**REQUIRED ACTION**: Lines from the start of the data through the line containing "(d) 514 V·m^-1" must be given again exactly. Leave the others out.
───── DATA SECTION
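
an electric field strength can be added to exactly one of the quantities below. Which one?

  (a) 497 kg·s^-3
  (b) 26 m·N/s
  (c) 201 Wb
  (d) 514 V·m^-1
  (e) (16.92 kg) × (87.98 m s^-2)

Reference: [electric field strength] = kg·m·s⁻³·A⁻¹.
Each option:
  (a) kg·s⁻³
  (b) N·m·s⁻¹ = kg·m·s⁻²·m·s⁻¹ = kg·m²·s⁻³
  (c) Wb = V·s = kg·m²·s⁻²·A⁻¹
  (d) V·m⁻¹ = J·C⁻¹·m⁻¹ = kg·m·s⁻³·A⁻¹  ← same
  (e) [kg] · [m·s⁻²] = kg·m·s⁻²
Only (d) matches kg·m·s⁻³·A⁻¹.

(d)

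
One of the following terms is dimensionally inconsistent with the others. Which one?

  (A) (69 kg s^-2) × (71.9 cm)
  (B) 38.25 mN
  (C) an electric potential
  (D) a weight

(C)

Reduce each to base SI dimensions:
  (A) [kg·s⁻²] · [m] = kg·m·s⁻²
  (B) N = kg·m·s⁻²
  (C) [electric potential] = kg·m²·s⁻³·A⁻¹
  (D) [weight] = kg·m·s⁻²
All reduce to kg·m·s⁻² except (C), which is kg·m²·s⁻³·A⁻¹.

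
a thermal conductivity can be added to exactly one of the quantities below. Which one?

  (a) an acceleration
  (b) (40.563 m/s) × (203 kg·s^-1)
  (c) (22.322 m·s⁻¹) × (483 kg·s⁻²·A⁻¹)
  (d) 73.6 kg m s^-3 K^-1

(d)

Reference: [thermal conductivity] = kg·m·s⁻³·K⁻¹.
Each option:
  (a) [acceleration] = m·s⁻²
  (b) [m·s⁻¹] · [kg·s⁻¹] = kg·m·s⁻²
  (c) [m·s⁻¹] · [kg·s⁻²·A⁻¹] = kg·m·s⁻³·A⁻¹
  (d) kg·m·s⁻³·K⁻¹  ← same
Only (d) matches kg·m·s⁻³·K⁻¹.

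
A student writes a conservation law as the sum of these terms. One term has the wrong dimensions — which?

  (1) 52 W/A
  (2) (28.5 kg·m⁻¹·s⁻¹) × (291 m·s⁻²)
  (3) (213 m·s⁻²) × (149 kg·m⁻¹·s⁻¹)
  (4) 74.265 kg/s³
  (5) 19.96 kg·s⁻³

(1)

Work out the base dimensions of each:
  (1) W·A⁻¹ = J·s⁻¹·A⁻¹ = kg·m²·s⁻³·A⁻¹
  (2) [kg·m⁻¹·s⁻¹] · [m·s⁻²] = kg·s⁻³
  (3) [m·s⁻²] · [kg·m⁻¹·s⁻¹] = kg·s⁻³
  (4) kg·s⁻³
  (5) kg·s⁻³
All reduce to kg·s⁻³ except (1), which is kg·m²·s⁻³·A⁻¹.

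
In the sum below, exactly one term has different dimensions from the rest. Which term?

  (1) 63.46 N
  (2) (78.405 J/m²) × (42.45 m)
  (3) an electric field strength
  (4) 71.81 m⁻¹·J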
──────────
**EXERCISE RESPONSE**:
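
an electric field strength can be added to exactly one of the quantities below. Which one?

  (a) 497 kg·s^-3
  (b) 26 m·N/s
  (c) 201 Wb
  (d) 514 V·m^-1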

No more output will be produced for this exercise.